> Records for the exercise:
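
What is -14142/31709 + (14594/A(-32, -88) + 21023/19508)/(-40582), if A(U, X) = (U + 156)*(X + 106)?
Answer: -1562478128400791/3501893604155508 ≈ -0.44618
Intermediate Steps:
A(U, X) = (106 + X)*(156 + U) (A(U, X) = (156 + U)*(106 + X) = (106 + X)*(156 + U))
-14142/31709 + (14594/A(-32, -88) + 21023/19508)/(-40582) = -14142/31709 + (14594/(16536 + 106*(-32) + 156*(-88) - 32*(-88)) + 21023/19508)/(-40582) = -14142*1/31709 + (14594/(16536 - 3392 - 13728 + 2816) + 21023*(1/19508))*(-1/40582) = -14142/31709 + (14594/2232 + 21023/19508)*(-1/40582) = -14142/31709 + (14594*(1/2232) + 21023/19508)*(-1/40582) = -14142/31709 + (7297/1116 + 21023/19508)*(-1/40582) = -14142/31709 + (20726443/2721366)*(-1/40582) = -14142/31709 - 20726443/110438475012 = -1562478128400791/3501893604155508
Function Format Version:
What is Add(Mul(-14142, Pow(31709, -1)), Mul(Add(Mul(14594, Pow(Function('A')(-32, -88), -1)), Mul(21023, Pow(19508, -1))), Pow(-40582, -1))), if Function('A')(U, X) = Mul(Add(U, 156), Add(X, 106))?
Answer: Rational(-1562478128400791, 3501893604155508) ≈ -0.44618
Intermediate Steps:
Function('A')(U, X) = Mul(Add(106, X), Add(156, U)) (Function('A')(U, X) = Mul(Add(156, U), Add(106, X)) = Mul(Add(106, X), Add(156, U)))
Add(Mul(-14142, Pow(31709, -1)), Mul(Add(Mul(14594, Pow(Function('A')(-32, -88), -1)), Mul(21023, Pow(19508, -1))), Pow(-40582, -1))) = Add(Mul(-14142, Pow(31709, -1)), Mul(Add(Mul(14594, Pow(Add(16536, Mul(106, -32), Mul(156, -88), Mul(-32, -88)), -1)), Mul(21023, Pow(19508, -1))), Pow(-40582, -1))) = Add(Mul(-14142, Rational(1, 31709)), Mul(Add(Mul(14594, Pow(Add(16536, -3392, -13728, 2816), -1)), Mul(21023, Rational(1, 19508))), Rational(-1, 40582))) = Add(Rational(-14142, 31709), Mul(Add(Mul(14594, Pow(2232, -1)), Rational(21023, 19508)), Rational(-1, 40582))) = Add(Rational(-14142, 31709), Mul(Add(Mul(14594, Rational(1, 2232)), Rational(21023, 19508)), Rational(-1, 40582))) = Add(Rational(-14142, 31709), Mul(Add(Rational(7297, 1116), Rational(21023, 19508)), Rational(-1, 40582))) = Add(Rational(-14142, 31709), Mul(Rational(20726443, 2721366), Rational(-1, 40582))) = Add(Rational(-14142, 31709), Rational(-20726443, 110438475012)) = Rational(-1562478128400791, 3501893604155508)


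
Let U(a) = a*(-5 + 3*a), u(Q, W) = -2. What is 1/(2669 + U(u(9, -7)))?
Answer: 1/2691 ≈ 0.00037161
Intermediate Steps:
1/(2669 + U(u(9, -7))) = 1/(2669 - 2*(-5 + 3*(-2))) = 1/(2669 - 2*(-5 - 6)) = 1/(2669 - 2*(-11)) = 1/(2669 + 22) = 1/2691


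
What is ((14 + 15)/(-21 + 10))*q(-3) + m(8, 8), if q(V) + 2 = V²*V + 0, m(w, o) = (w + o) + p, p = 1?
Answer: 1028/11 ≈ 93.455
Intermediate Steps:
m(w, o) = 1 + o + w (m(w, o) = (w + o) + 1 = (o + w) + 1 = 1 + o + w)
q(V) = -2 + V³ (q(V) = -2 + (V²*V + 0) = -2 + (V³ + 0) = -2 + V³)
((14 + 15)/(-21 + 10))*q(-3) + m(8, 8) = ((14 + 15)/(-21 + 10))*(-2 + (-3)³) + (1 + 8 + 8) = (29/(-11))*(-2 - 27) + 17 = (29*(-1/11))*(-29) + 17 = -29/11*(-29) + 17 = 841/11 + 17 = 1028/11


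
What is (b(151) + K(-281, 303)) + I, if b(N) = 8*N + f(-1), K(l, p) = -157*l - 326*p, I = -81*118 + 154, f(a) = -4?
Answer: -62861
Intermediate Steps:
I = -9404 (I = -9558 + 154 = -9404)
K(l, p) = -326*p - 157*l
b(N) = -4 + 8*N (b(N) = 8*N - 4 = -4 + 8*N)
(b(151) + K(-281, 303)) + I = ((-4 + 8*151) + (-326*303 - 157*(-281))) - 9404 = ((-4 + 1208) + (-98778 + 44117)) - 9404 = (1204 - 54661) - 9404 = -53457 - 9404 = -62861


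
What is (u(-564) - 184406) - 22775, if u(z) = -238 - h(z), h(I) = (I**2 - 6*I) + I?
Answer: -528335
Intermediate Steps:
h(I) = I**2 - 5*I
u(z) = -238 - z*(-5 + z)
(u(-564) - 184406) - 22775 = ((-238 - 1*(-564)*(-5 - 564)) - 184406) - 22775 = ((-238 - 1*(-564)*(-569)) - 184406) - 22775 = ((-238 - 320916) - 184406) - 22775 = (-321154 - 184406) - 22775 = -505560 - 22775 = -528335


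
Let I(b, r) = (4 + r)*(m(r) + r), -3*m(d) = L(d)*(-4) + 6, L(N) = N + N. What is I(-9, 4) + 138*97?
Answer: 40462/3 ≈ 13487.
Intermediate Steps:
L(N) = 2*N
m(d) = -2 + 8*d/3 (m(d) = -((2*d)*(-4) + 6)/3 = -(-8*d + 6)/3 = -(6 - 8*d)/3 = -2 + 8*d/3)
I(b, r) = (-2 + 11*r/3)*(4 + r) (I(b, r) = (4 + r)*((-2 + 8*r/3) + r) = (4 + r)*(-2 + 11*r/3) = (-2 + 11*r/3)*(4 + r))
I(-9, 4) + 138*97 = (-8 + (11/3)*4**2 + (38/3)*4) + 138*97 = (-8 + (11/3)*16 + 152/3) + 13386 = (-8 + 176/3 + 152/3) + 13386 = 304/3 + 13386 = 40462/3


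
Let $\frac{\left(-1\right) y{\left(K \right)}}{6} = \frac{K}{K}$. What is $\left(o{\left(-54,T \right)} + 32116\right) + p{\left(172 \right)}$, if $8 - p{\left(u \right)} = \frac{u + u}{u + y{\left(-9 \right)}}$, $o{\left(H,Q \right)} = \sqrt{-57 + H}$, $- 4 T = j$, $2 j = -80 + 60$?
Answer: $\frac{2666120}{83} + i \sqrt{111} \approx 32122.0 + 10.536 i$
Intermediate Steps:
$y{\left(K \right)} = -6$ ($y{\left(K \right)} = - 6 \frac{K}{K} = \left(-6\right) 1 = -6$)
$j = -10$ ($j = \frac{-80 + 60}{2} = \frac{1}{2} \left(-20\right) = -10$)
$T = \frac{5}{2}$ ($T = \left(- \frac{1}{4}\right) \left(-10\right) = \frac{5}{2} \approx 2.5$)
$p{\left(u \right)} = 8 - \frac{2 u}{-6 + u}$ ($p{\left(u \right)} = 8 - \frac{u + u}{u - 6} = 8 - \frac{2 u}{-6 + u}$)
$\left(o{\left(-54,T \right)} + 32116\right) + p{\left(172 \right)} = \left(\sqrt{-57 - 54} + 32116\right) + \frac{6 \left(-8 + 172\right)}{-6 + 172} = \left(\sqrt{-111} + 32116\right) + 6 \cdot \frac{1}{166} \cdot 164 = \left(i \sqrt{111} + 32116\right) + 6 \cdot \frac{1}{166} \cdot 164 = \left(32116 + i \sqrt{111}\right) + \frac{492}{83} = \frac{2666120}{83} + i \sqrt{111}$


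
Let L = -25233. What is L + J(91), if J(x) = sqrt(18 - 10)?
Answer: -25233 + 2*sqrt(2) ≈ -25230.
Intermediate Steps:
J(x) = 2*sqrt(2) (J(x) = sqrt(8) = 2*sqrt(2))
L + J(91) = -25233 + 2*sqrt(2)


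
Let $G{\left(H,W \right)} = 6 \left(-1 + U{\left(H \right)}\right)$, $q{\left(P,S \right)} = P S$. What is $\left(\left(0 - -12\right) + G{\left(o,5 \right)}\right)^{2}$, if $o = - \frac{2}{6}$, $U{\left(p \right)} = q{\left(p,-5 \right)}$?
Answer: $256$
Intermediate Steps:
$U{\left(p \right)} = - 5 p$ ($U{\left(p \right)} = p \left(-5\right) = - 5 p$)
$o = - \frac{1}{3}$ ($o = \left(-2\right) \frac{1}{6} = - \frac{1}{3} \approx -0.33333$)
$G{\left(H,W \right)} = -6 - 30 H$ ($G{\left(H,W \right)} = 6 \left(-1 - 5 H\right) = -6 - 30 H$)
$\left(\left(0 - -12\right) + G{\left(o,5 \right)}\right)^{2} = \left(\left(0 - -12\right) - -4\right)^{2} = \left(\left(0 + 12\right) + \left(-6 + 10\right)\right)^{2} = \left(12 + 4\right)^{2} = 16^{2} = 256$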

> Problem to solve: State how many lines of the data include the word "Answer", with nothing else.

> Response to this exercise: 10